Nothing but the listing below, retyped exactly, should appear in the answer.

Data listing –
_____

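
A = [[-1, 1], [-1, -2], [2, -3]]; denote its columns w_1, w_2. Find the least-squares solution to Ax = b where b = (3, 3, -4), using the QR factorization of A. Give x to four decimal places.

q_1 = w_1/‖w_1‖ = (-1, -1, 2)/2.4495 = (-0.4082, -0.4082, 0.8165).
r_{12} = q_1·w_2 = -2.0412.
u_2 = w_2 + 2.0412·q_1 = (0.1667, -2.8333, -1.3333).
‖u_2‖ = 3.1358, so q_2 = (0.0531, -0.9035, -0.4252).
Qᵀb = (-5.7155, -0.8504).
Back-substitute: x_2 = -0.8504/3.1358 = -0.2712.
x_1 = (-5.7155 + 2.0412·(-0.2712))/2.4495 = -2.5593.

x = (-2.5593, -0.2712)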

_____

Result of this exercise –
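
A = [[-1, 1], [-1, -2], [2, -3]]; denote its columns w_1, w_2. Find the least-squares solution to Ax = b where b = (3, 3, -4), using the QR factorization of A. Give x to four decimal places.

q_1 = w_1/‖w_1‖ = (-1, -1, 2)/2.4495 = (-0.4082, -0.4082, 0.8165).
r_{12} = q_1·w_2 = -2.0412.
u_2 = w_2 + 2.0412·q_1 = (0.1667, -2.8333, -1.3333).
‖u_2‖ = 3.1358, so q_2 = (0.0531, -0.9035, -0.4252).
Qᵀb = (-5.7155, -0.8504).
Back-substitute: x_2 = -0.8504/3.1358 = -0.2712.
x_1 = (-5.7155 + 2.0412·(-0.2712))/2.4495 = -2.5593.

x = (-2.5593, -0.2712)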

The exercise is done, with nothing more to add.